[Work item]
Your answer must consist solely of the line containing "Consider the sequence with b[0]" and each line after it through the end of the data, copied exactly.

[Data supplied]
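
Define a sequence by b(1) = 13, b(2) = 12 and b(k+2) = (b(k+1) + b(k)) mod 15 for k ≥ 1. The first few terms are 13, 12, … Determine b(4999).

Computing terms: b(1) = 13,  b(2) = 12,  b(3) = 10,  b(4) = 7,  b(5) = 2,  b(6) = 9,  b(7) = 11,  b(8) = 5,  b(9) = 1,  b(10) = 6,  b(11) = 7,  b(12) = 13,  b(13) = 5,  b(14) = 3,  b(15) = 8,  b(16) = 11,  b(17) = 4,  b(18) = 0,  b(19) = 4,  b(20) = 4,  b(21) = 8,  b(22) = 12,  b(23) = 5,  b(24) = 2,  b(25) = 7,  b(26) = 9,  b(27) = 1,  b(28) = 10,  b(29) = 11,  b(30) = 6,  b(31) = 2,  b(32) = 8,  b(33) = 10,  b(34) = 3,  b(35) = 13,  b(36) = 1,  b(37) = 14,  b(38) = 0,  b(39) = 14,  b(40) = 14,  b(41) = 13,  b(42) = 12.
The sequence repeats with period 40.
So b(4999) = b(1 + ((4999-1) mod 40)) = b(39) = 14.

14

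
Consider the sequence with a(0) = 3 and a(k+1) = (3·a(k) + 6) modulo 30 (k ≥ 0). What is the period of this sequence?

4

Listing terms: a(0) = 3, a(1) = 15, a(2) = 21, a(3) = 9, a(4) = 3.
Since a(4) = a(0) = 3, the sequence is periodic with period 4.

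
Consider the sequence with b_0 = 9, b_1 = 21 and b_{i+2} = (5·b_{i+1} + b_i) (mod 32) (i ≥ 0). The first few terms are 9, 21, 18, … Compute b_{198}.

29

We have b_0 = 9,  b_1 = 21,  b_2 = 18,  b_3 = 15,  b_4 = 29,  b_5 = 0,  b_6 = 29,  b_7 = 17,  b_8 = 18,  b_9 = 11,  b_{10} = 9,  b_{11} = 24,  b_{12} = 1,  b_{13} = 29,  b_{14} = 18,  b_{15} = 23,  b_{16} = 5,  b_{17} = 16,  b_{18} = 21,  b_{19} = 25,  b_{20} = 18,  b_{21} = 19,  b_{22} = 17,  b_{23} = 8,  b_{24} = 25,  b_{25} = 5,  b_{26} = 18,  b_{27} = 31,  b_{28} = 13,  b_{29} = 0,  b_{30} = 13,  b_{31} = 1,  b_{32} = 18,  b_{33} = 27,  b_{34} = 25,  b_{35} = 24,  b_{36} = 17,  b_{37} = 13,  b_{38} = 18,  b_{39} = 7,  b_{40} = 21,  b_{41} = 16,  b_{42} = 5,  b_{43} = 9,  b_{44} = 18,  b_{45} = 3,  b_{46} = 1,  b_{47} = 8,  b_{48} = 9,  b_{49} = 21.
Since (b_{48}, b_{49}) = (b_0, b_1) = (9, 21) (two consecutive terms determine the rest), the sequence is periodic with period 48.
(198 - 0) mod 48 = 6, so b_{198} = b_6 = 29.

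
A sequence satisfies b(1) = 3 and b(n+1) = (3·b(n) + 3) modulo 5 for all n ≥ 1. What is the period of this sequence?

b(1) = 3, b(2) = 2, b(3) = 4, b(4) = 0, b(5) = 3.
Since b(5) = b(1) = 3, the sequence is periodic with period 4.

4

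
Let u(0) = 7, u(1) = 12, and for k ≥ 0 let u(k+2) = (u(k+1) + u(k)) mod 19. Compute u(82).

u(0) = 7,  u(1) = 12,  u(2) = 0,  u(3) = 12,  u(4) = 12,  u(5) = 5,  u(6) = 17,  u(7) = 3,  u(8) = 1,  u(9) = 4,  u(10) = 5,  u(11) = 9,  u(12) = 14,  u(13) = 4,  u(14) = 18,  u(15) = 3,  u(16) = 2,  u(17) = 5,  u(18) = 7,  u(19) = 12.
Since (u(18), u(19)) = (u(0), u(1)) = (7, 12) (two consecutive terms determine the rest), the sequence is periodic with period 18.
(82 - 0) mod 18 = 10, so u(82) = u(10) = 5.

5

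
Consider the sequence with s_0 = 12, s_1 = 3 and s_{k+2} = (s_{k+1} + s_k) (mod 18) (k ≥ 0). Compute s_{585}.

12

s_0 = 12, s_1 = 3, s_2 = 15, s_3 = 0, s_4 = 15, s_5 = 15, s_6 = 12, s_7 = 9, s_8 = 3, s_9 = 12, s_{10} = 15, s_{11} = 9, s_{12} = 6, s_{13} = 15, s_{14} = 3, s_{15} = 0, s_{16} = 3, s_{17} = 3, s_{18} = 6, s_{19} = 9, s_{20} = 15, s_{21} = 6, s_{22} = 3, s_{23} = 9, s_{24} = 12, s_{25} = 3.
The sequence repeats with period 24.
(585 - 0) mod 24 = 9, so s_{585} = s_9 = 12.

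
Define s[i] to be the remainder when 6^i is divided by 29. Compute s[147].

We have s[0] = 1; s[1] = 6; s[2] = 7; s[3] = 13; s[4] = 20; s[5] = 4; s[6] = 24; s[7] = 28; s[8] = 23; s[9] = 22; s[10] = 16; s[11] = 9; s[12] = 25; s[13] = 5; s[14] = 1.
The sequence repeats with period 14.
(147 - 0) mod 14 = 7, so s[147] = s[7] = 28.

28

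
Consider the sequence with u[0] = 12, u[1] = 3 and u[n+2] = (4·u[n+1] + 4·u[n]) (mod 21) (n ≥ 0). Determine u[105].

0

Computing terms: u[0] = 12; u[1] = 3; u[2] = 18; u[3] = 0; u[4] = 9; u[5] = 15; u[6] = 12; u[7] = 3.
The sequence repeats with period 6.
(105 - 0) mod 6 = 3, so u[105] = u[3] = 0.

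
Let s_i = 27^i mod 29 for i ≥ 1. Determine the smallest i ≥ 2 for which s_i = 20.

24

Listing terms: s_1 = 27, s_2 = 4, s_3 = 21, s_4 = 16, s_5 = 26, s_6 = 6, s_7 = 17, s_8 = 24, s_9 = 10, s_{10} = 9, s_{11} = 11, s_{12} = 7, s_{13} = 15, s_{14} = 28, s_{15} = 2, s_{16} = 25, s_{17} = 8, s_{18} = 13, s_{19} = 3, s_{20} = 23, s_{21} = 12, s_{22} = 5, s_{23} = 19, s_{24} = 20, s_{25} = 18, s_{26} = 22, s_{27} = 14, s_{28} = 1, s_{29} = 27.
Since s_{29} = s_1 = 27, the sequence is periodic with period 28.
The value 20 first appears (with i ≥ 2) at s_{24}.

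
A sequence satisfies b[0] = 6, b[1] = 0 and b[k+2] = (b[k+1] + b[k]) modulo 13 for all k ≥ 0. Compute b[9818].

1

We have b[0] = 6, b[1] = 0, b[2] = 6, b[3] = 6, b[4] = 12, b[5] = 5, b[6] = 4, b[7] = 9, b[8] = 0, b[9] = 9, b[10] = 9, b[11] = 5, b[12] = 1, b[13] = 6, b[14] = 7, b[15] = 0, b[16] = 7, b[17] = 7, b[18] = 1, b[19] = 8, b[20] = 9, b[21] = 4, b[22] = 0, b[23] = 4, b[24] = 4, b[25] = 8, b[26] = 12, b[27] = 7, b[28] = 6, b[29] = 0.
The sequence repeats with period 28.
(9818 - 0) mod 28 = 18, so b[9818] = b[18] = 1.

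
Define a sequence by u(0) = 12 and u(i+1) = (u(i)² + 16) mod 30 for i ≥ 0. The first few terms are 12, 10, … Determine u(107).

u(0) = 12; u(1) = 10; u(2) = 26; u(3) = 2; u(4) = 20; u(5) = 26.
Since u(5) = u(2) = 26, the sequence is eventually periodic: after a pre-period of length 2 it cycles with period 3.
For i ≥ 2, u(i) depends only on (i - 2) mod 3. (107 - 2) mod 3 = 0, so u(107) = u(2) = 26.

26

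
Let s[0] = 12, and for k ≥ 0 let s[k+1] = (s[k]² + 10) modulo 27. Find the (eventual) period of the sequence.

3

We have s[0] = 12, s[1] = 19, s[2] = 20, s[3] = 5, s[4] = 8, s[5] = 20.
Since s[5] = s[2] = 20, the sequence is eventually periodic: after a pre-period of length 2 it cycles with period 3.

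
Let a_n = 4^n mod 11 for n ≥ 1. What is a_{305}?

We have a_1 = 4; a_2 = 5; a_3 = 9; a_4 = 3; a_5 = 1; a_6 = 4.
Since a_6 = a_1 = 4, the sequence is periodic with period 5.
So a_{305} = a_{1 + ((305-1) mod 5)} = a_5 = 1.

1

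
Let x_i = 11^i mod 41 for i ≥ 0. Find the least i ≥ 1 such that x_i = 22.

23

x_0 = 1, x_1 = 11, x_2 = 39, x_3 = 19, x_4 = 4, x_5 = 3, x_6 = 33, x_7 = 35, x_8 = 16, x_9 = 12, x_{10} = 9, x_{11} = 17, x_{12} = 23, x_{13} = 7, x_{14} = 36, x_{15} = 27, x_{16} = 10, x_{17} = 28, x_{18} = 21, x_{19} = 26, x_{20} = 40, x_{21} = 30, x_{22} = 2, x_{23} = 22, x_{24} = 37, x_{25} = 38, x_{26} = 8, x_{27} = 6, x_{28} = 25, x_{29} = 29, x_{30} = 32, x_{31} = 24, x_{32} = 18, x_{33} = 34, x_{34} = 5, x_{35} = 14, x_{36} = 31, x_{37} = 13, x_{38} = 20, x_{39} = 15, x_{40} = 1.
Since x_{40} = x_0 = 1, the sequence is periodic with period 40.
The value 22 first appears (with i ≥ 1) at x_{23}.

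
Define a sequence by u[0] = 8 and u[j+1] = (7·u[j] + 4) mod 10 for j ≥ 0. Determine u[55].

2

Computing terms: u[0] = 8; u[1] = 0; u[2] = 4; u[3] = 2; u[4] = 8.
The sequence repeats with period 4.
(55 - 0) mod 4 = 3, so u[55] = u[3] = 2.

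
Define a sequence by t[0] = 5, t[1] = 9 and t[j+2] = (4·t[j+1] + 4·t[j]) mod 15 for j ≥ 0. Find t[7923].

5

Computing terms: t[0] = 5, t[1] = 9, t[2] = 11, t[3] = 5, t[4] = 4, t[5] = 6, t[6] = 10, t[7] = 4, t[8] = 11, t[9] = 0, t[10] = 14, t[11] = 11, t[12] = 10, t[13] = 9, t[14] = 1, t[15] = 10, t[16] = 14, t[17] = 6, t[18] = 5, t[19] = 14, t[20] = 1, t[21] = 0, t[22] = 4, t[23] = 1, t[24] = 5, t[25] = 9.
Since (t[24], t[25]) = (t[0], t[1]) = (5, 9) (two consecutive terms determine the rest), the sequence is periodic with period 24.
So t[7923] = t[0 + ((7923-0) mod 24)] = t[3] = 5.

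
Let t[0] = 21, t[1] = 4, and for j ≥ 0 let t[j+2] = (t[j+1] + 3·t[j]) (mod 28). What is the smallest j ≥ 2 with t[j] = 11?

2

Listing terms: t[0] = 21, t[1] = 4, t[2] = 11, t[3] = 23, t[4] = 0, t[5] = 13, t[6] = 13, t[7] = 24, t[8] = 7, t[9] = 23, t[10] = 16, t[11] = 1, t[12] = 21, t[13] = 24, t[14] = 3, t[15] = 19, t[16] = 0, t[17] = 1, t[18] = 1, t[19] = 4, t[20] = 7, t[21] = 19, t[22] = 12, t[23] = 13, t[24] = 21, t[25] = 4.
The sequence repeats with period 24.
The value 11 first appears (with j ≥ 2) at t[2].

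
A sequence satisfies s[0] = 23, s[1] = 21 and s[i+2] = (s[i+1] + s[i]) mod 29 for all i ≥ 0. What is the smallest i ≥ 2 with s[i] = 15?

Computing terms: s[0] = 23, s[1] = 21, s[2] = 15, s[3] = 7, s[4] = 22, s[5] = 0, s[6] = 22, s[7] = 22, s[8] = 15, s[9] = 8, s[10] = 23, s[11] = 2, s[12] = 25, s[13] = 27, s[14] = 23, s[15] = 21.
Since (s[14], s[15]) = (s[0], s[1]) = (23, 21) (two consecutive terms determine the rest), the sequence is periodic with period 14.
The value 15 first appears (with i ≥ 2) at s[2].

2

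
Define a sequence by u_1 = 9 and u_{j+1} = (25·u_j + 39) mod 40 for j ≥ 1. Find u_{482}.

Listing terms: u_1 = 9,  u_2 = 24,  u_3 = 39,  u_4 = 14,  u_5 = 29,  u_6 = 4,  u_7 = 19,  u_8 = 34,  u_9 = 9.
The sequence repeats with period 8.
So u_{482} = u_{1 + ((482-1) mod 8)} = u_2 = 24.

24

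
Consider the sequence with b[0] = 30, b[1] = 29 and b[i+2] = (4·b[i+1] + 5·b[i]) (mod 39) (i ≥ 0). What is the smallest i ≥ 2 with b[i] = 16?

We have b[0] = 30,  b[1] = 29,  b[2] = 32,  b[3] = 0,  b[4] = 4,  b[5] = 16,  b[6] = 6,  b[7] = 26,  b[8] = 17,  b[9] = 3,  b[10] = 19,  b[11] = 13,  b[12] = 30,  b[13] = 29.
The sequence repeats with period 12.
The value 16 first appears (with i ≥ 2) at b[5].

5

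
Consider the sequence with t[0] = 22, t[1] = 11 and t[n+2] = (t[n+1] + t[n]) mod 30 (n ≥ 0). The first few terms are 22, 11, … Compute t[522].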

[Solution for this task]
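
Consider the sequence with b[0] = 30, b[1] = 29 and b[i+2] = (4·b[i+1] + 5·b[i]) (mod 39) (i ≥ 0). What is the smallest i ≥ 2 with b[i] = 16?

We have b[0] = 30,  b[1] = 29,  b[2] = 32,  b[3] = 0,  b[4] = 4,  b[5] = 16,  b[6] = 6,  b[7] = 26,  b[8] = 17,  b[9] = 3,  b[10] = 19,  b[11] = 13,  b[12] = 30,  b[13] = 29.
The sequence repeats with period 12.
The value 16 first appears (with i ≥ 2) at b[5].

5

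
Consider the sequence with t[0] = 22, t[1] = 11 and t[n+2] = (t[n+1] + t[n]) mod 30 (n ≥ 0). The first few terms are 22, 11, … Compute t[522].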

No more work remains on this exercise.